» **DIRECTIONS**: Reproduce precisely the lines between the start of the data below and the line with "Step 2: Call", both included.

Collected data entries
####
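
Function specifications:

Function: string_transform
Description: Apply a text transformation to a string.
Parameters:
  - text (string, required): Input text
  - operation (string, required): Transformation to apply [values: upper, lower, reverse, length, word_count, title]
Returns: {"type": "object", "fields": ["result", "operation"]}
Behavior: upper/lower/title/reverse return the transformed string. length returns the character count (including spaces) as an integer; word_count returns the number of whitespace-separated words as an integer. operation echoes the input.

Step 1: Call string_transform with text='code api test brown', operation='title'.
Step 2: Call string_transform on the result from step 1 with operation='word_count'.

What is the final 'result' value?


Step 1: string_transform(text='code api test brown', operation='title')
  -> result = 'Code Api Test Brown'
Step 2: string_transform(text='Code Api Test Brown', operation='word_count')
  words: Code, Api, Test, Brown -> 4
  -> result = 4
4


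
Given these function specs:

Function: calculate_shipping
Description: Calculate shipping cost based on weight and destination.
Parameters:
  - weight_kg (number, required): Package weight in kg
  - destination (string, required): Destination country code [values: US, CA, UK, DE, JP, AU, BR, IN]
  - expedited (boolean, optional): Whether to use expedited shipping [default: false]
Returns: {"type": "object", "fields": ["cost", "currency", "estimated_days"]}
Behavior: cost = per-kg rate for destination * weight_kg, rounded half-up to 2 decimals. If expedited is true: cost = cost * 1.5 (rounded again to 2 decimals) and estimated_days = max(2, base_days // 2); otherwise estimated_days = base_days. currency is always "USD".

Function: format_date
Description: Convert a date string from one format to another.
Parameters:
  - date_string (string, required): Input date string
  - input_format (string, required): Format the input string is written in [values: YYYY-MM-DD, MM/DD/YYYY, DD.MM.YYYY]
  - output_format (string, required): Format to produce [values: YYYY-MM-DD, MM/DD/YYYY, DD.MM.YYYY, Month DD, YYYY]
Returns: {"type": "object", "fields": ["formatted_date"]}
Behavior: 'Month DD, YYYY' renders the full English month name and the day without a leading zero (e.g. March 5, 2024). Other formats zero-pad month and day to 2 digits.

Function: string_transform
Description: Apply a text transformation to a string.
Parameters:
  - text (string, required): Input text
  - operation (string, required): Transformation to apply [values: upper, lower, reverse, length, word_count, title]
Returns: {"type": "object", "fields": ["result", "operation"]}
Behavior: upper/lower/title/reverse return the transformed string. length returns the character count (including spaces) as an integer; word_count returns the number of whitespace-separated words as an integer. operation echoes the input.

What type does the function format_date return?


The format_date spec declares Returns: {"type": "object", "fields": ["formatted_date"]}
Type:
object


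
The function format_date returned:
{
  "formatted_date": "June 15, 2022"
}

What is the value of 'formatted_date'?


June 15, 2022


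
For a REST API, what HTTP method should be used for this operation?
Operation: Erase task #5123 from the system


GET = read, POST = create, PUT = update/replace, DELETE = remove
This operation is a removal.
DELETE


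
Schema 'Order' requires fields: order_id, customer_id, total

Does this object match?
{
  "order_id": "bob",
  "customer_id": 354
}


Checking required fields...
Missing: total
Invalid - missing required field 'total'


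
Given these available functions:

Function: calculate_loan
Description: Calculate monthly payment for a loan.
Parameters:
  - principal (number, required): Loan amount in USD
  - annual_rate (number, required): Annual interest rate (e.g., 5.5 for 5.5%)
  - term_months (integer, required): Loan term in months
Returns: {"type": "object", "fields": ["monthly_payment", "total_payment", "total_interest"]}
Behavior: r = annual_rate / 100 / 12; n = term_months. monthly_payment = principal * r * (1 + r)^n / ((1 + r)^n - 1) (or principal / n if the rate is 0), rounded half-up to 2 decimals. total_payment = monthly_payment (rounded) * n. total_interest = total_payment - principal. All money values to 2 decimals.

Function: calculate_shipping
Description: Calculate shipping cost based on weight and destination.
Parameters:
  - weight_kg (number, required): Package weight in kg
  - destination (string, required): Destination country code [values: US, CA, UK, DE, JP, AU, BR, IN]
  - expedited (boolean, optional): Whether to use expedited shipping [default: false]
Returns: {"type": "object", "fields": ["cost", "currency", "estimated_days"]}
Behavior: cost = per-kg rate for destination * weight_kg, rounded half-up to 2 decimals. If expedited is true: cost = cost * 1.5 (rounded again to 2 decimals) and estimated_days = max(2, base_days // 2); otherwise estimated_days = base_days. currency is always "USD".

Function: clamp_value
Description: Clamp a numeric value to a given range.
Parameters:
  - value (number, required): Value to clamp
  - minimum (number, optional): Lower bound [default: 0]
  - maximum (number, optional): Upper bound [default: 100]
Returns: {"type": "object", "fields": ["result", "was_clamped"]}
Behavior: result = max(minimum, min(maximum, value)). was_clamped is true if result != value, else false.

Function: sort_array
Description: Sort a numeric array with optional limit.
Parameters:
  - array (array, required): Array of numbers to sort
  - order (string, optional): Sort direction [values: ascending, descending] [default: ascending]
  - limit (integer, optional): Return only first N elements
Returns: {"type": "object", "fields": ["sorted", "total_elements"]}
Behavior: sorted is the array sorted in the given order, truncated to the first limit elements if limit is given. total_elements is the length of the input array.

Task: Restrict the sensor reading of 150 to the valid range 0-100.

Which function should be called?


The task needs a function whose description is: Clamp a numeric value to a given range.
clamp_value


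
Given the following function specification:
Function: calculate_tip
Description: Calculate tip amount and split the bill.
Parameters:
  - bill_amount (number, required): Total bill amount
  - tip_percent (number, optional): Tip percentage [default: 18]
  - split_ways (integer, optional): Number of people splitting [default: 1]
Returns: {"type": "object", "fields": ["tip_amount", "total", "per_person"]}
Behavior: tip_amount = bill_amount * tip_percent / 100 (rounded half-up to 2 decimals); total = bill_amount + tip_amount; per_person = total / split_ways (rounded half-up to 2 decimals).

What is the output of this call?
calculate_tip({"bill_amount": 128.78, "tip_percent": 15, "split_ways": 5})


tip_amount = 128.78 * 15/100 = 19.317 -> 19.32
total = 128.78 + 19.32 = 148.10
per_person = 148.10 / 5 = 29.62 -> 29.62
Output:
{"tip_amount": 19.32, "total": 148.1, "per_person": 29.62}


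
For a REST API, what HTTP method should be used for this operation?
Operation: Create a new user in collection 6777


GET = read, POST = create, PUT = update/replace, DELETE = remove
This operation is a create.
POST


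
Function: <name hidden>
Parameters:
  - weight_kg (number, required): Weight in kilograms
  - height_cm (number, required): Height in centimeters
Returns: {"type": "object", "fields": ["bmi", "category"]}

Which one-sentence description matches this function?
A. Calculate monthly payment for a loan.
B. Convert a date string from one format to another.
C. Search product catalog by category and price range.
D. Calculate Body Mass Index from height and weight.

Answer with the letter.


Parameters weight_kg, height_cm and return ["bmi", "category"] fit: Calculate Body Mass Index from height and weight.
D


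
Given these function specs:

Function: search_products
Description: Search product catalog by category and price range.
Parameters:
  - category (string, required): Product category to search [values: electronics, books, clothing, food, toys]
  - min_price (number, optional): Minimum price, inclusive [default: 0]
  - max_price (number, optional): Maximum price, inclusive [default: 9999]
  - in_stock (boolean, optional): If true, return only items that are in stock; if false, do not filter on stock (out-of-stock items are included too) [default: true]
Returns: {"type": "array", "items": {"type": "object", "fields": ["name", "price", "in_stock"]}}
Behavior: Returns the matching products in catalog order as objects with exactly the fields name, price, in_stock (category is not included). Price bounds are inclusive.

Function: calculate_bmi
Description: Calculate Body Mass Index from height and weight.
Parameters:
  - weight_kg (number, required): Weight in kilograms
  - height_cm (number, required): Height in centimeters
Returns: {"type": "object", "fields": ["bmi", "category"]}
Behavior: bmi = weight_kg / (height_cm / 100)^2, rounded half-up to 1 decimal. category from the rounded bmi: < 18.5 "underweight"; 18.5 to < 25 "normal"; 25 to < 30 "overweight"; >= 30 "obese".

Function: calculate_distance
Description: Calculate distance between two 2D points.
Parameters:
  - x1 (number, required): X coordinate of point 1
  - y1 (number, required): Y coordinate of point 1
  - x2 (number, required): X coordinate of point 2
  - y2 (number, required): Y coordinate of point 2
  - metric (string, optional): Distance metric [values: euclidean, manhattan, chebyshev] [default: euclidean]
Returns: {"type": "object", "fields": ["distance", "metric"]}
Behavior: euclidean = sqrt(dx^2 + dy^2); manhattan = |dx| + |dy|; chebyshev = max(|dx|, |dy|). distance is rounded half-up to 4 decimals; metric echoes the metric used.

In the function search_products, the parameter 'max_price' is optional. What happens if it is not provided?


The search_products spec declares:
  - max_price (number, optional): Maximum price, inclusive [default: 9999]
It defaults to 9999


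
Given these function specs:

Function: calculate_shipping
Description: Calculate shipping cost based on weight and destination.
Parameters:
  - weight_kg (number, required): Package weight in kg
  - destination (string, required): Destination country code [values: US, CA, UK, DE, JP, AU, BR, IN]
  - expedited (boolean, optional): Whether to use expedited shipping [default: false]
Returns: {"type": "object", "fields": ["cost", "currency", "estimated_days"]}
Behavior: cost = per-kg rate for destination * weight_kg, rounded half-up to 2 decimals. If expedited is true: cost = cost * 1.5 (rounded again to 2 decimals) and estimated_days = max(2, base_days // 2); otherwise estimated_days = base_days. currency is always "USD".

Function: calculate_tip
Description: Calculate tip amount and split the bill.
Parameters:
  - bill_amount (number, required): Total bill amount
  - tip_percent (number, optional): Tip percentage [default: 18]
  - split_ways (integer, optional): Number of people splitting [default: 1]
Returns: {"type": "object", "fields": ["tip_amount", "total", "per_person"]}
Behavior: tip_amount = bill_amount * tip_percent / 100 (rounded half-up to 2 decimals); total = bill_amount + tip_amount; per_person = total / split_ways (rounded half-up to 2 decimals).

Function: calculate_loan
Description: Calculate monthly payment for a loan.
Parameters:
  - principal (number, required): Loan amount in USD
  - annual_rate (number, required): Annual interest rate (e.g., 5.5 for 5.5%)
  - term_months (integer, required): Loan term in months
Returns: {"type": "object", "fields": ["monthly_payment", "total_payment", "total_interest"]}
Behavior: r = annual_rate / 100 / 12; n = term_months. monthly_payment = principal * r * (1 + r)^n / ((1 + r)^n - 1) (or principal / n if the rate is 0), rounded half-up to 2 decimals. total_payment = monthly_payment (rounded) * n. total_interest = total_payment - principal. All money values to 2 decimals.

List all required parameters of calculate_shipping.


Parameters of calculate_shipping and their required/optional flag:
  weight_kg: required
  destination: required
  expedited: optional
destination, weight_kg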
####
» **ANSWER TO THIS EXERCISE**:
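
Function specifications:

Function: string_transform
Description: Apply a text transformation to a string.
Parameters:
  - text (string, required): Input text
  - operation (string, required): Transformation to apply [values: upper, lower, reverse, length, word_count, title]
Returns: {"type": "object", "fields": ["result", "operation"]}
Behavior: upper/lower/title/reverse return the transformed string. length returns the character count (including spaces) as an integer; word_count returns the number of whitespace-separated words as an integer. operation echoes the input.

Step 1: Call string_transform with text='code api test brown', operation='title'.
Step 2: Call string_transform on the result from step 1 with operation='word_count'.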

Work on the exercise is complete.